◆ **Directions**:
Nothing but an exact copy is wanted here: the line with "A passenger flies" and all the lines that follow it in the entries below.

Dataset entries
··········

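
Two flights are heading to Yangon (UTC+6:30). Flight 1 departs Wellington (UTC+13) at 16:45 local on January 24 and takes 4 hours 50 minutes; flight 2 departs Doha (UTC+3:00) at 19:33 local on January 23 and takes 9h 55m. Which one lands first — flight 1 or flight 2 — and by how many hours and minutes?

the second, by 6 hours 7 minutes

Flight 1 in UTC: 16:45 − 13:00 = 03:45 on Jan 24.
+4 hours 50 minutes → arrive 08:35 UTC on Jan 24.
Flight 2 in UTC: 19:33 − 3:00 = 16:33 on Jan 23.
+9 hours and 55 minutes → arrive 02:28 UTC on Jan 24.
Flight 2 lands earlier by 6 hours 7 minutes.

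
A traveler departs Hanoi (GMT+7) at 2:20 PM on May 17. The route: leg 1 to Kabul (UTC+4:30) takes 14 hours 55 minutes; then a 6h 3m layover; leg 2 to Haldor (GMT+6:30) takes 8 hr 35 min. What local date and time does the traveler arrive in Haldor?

Convert departure to UTC: 2:20 PM − 7:00 = 7:20 AM UTC on May 17.
Add 14 hours 55 minutes leg 1 → 10:15 PM UTC.
Add 6 hours and 3 minutes layover in Kabul → 4:18 AM UTC (May 18).
Add 8 hours and 35 minutes leg 2 → 12:53 PM UTC.
Haldor is UTC+6:30, so local arrival = 12:53 PM + 6:30 = 7:23 PM on May 18.

7:23 PM on May 18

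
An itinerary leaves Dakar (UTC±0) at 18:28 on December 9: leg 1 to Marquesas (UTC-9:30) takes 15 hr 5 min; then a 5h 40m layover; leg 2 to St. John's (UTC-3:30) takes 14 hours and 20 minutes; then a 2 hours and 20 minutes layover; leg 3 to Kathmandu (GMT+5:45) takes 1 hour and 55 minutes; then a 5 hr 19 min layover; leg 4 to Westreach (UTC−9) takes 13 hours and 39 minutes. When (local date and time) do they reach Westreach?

Dakar is at UTC+0, so departure is already 18:28 UTC on Dec 9.
Add 15 hours and 5 minutes leg 1 → 09:33 UTC (Dec 10).
Add 5 hours and 40 minutes layover in Marquesas → 15:13 UTC.
Add 14 hours and 20 minutes leg 2 → 05:33 UTC (Dec 11).
Add 2 hours and 20 minutes layover in St. John's → 07:53 UTC.
Add 1 hour 55 minutes leg 3 → 09:48 UTC.
Add 5 hours 19 minutes layover in Kathmandu → 15:07 UTC.
Add 13 hours 39 minutes leg 4 → 04:46 UTC (Dec 12).
Westreach is UTC−9:00, so local arrival = 04:46 − 9:00 = 19:46 on Dec 11.

19:46 on December 11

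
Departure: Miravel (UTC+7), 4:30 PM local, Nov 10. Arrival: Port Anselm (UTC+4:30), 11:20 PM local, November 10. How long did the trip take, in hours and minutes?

9 hours 20 minutes

Port Anselm is 2:30 behind Miravel.
Clock-face elapsed time (ignoring zones) is 6 hours 50 minutes.
Actual elapsed = 6 hours 50 minutes + 2:30 = 9 hours 20 minutes.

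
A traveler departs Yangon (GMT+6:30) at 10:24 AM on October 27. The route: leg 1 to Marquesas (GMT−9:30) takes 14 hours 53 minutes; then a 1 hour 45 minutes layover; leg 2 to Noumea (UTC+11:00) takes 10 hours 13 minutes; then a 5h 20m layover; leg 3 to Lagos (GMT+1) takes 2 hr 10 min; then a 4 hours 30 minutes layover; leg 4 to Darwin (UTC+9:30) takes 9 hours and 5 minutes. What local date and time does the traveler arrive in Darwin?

1:20 PM on October 29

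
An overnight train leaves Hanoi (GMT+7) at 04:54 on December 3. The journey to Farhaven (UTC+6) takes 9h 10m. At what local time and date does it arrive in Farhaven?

13:04 on December 3

Convert departure to UTC: 04:54 − 7:00 = 21:54 UTC on Dec 2.
Add 9 hours and 10 minutes travel time → 07:04 UTC (Dec 3).
Farhaven is UTC+6:00, so local arrival = 07:04 + 6:00 = 13:04 on Dec 3.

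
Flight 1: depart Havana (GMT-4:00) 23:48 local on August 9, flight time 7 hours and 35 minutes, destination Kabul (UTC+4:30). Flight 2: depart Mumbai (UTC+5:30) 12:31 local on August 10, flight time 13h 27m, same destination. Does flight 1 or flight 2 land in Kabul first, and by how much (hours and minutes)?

the first, by 9 hours 5 minutes

Flight 1 in UTC: 23:48 + 4:00 = 03:48 on Aug 10.
+7 hours 35 minutes → arrive 11:23 UTC on Aug 10.
Flight 2 in UTC: 12:31 − 5:30 = 07:01 on Aug 10.
+13 hours 27 minutes → arrive 20:28 UTC on Aug 10.
Flight 1 lands earlier by 9 hours 5 minutes.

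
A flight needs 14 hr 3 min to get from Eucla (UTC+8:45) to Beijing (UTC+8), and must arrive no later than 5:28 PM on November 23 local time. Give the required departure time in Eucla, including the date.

4:10 AM on November 23

Target arrival in UTC: 5:28 PM − 8:00 = 9:28 AM on Nov 23.
Subtract 14 hours 3 minutes → departure 7:25 PM UTC on Nov 22.
Eucla is UTC+8:45: 7:25 PM + 8:45 = 4:10 AM on Nov 23.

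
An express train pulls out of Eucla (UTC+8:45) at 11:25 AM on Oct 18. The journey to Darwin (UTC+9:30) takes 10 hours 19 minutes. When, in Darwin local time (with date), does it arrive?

Darwin is 0:45 ahead of Eucla.
After 10 hours and 19 minutes it is 9:44 PM in Eucla.
Shift by the zone difference: 9:44 PM + 0:45 = 10:29 PM on Oct 18 in Darwin.

10:29 PM on Oct 18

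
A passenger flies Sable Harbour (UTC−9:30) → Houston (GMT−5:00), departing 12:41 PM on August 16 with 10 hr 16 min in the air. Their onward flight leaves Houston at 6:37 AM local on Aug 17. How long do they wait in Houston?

3 hours 10 minutes

Convert departure to UTC: 12:41 PM + 9:30 = 10:11 PM UTC on Aug 16.
Add 10 hours and 16 minutes flight time → 8:27 AM UTC (Aug 17).
Houston is UTC−5:00, so local arrival = 8:27 AM − 5:00 = 3:27 AM on Aug 17.
Layover = 6:37 AM − 3:27 AM = 3 hours 10 minutes.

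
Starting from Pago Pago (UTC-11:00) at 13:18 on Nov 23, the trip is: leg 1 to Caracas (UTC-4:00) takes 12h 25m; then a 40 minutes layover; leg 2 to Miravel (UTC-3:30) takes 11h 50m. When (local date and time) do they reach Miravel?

Convert departure to UTC: 13:18 + 11:00 = 00:18 UTC on Nov 24.
Add 12 hours 25 minutes leg 1 → 12:43 UTC.
Add 40 minutes layover in Caracas → 13:23 UTC.
Add 11 hours 50 minutes leg 2 → 01:13 UTC (Nov 25).
Miravel is UTC−3:30, so local arrival = 01:13 − 3:30 = 21:43 on Nov 24.

21:43 on November 24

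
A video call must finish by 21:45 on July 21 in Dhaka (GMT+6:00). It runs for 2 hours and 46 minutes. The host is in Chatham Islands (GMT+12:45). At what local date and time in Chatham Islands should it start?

01:44 on July 22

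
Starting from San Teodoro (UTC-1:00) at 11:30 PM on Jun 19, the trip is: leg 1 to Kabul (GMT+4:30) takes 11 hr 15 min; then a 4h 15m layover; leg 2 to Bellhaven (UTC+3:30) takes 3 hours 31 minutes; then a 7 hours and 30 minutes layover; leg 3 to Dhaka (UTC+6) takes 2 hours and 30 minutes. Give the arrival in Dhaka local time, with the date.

11:31 AM on June 21

Convert departure to UTC: 11:30 PM + 1:00 = 12:30 AM UTC on Jun 20.
Add 11 hours 15 minutes leg 1 → 11:45 AM UTC.
Add 4 hours and 15 minutes layover in Kabul → 4:00 PM UTC.
Add 3 hours and 31 minutes leg 2 → 7:31 PM UTC.
Add 7 hours and 30 minutes layover in Bellhaven → 3:01 AM UTC (Jun 21).
Add 2 hours and 30 minutes leg 3 → 5:31 AM UTC.
Dhaka is UTC+6:00, so local arrival = 5:31 AM + 6:00 = 11:31 AM on Jun 21.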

··········

◆ **Solution to this task**:
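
A passenger flies Sable Harbour (UTC−9:30) → Houston (GMT−5:00), departing 12:41 PM on August 16 with 10 hr 16 min in the air. Their onward flight leaves Houston at 6:37 AM local on Aug 17. How long do they wait in Houston?

3 hours 10 minutes

Convert departure to UTC: 12:41 PM + 9:30 = 10:11 PM UTC on Aug 16.
Add 10 hours and 16 minutes flight time → 8:27 AM UTC (Aug 17).
Houston is UTC−5:00, so local arrival = 8:27 AM − 5:00 = 3:27 AM on Aug 17.
Layover = 6:37 AM − 3:27 AM = 3 hours 10 minutes.

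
Starting from Pago Pago (UTC-11:00) at 13:18 on Nov 23, the trip is: leg 1 to Caracas (UTC-4:00) takes 12h 25m; then a 40 minutes layover; leg 2 to Miravel (UTC-3:30) takes 11h 50m. When (local date and time) do they reach Miravel?

Convert departure to UTC: 13:18 + 11:00 = 00:18 UTC on Nov 24.
Add 12 hours 25 minutes leg 1 → 12:43 UTC.
Add 40 minutes layover in Caracas → 13:23 UTC.
Add 11 hours 50 minutes leg 2 → 01:13 UTC (Nov 25).
Miravel is UTC−3:30, so local arrival = 01:13 − 3:30 = 21:43 on Nov 24.

21:43 on November 24

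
A video call must finish by 21:45 on July 21 in Dhaka (GMT+6:00). It runs for 2 hours and 46 minutes. The host is in Chatham Islands (GMT+12:45). At what local date and time in Chatham Islands should it start?

01:44 on July 22

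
Starting from San Teodoro (UTC-1:00) at 11:30 PM on Jun 19, the trip is: leg 1 to Kabul (GMT+4:30) takes 11 hr 15 min; then a 4h 15m layover; leg 2 to Bellhaven (UTC+3:30) takes 3 hours 31 minutes; then a 7 hours and 30 minutes layover; leg 3 to Dhaka (UTC+6) takes 2 hours and 30 minutes. Give the arrival in Dhaka local time, with the date.

11:31 AM on June 21

Convert departure to UTC: 11:30 PM + 1:00 = 12:30 AM UTC on Jun 20.
Add 11 hours 15 minutes leg 1 → 11:45 AM UTC.
Add 4 hours and 15 minutes layover in Kabul → 4:00 PM UTC.
Add 3 hours and 31 minutes leg 2 → 7:31 PM UTC.
Add 7 hours and 30 minutes layover in Bellhaven → 3:01 AM UTC (Jun 21).
Add 2 hours and 30 minutes leg 3 → 5:31 AM UTC.
Dhaka is UTC+6:00, so local arrival = 5:31 AM + 6:00 = 11:31 AM on Jun 21.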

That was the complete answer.